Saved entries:
=== Section Start ===

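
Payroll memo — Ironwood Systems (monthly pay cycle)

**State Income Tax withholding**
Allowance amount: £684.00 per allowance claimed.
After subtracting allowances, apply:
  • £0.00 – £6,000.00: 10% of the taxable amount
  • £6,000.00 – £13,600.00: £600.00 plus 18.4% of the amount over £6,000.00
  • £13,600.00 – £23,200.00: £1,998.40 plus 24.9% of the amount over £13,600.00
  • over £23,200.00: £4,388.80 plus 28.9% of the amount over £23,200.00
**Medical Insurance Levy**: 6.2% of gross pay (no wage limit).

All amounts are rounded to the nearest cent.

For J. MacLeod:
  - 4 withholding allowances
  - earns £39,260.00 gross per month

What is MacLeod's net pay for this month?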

=== Section End ===

_WHAT YOU HAVE TO DO_. Would you reproduce, word for word, the lines from the one holding "(no wage limit)." through the final line of the entries, both included?

_SOLVED EXERCISE_.
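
**Medical Insurance Levy**: 6.2% of gross pay (no wage limit).

All amounts are rounded to the nearest cent.

For J. MacLeod:
  - 4 withholding allowances
  - earns £39,260.00 gross per month

What is MacLeod's net pay for this month?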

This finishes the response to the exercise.